-------- Entries supplied --------
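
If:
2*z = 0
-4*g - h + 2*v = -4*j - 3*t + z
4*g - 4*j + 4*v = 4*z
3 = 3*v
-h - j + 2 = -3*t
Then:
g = -5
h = 3*t + 6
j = -4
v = 1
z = 0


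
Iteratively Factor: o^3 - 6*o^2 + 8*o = (o - 2)*(o^2 - 4*o) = (o - 4)*(o - 2)*(o)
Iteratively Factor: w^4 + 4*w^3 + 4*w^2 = (w)*(w^3 + 4*w^2 + 4*w) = w^2*(w^2 + 4*w + 4) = w^2*(w + 2)*(w + 2)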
--------
What is needed
Copy out precisely those lines which run from the one containing "Iteratively Factor: o^3" to the end of the material.

Answer section
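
Iteratively Factor: o^3 - 6*o^2 + 8*o = (o - 2)*(o^2 - 4*o) = (o - 4)*(o - 2)*(o)
Iteratively Factor: w^4 + 4*w^3 + 4*w^2 = (w)*(w^3 + 4*w^2 + 4*w) = w^2*(w^2 + 4*w + 4) = w^2*(w + 2)*(w + 2)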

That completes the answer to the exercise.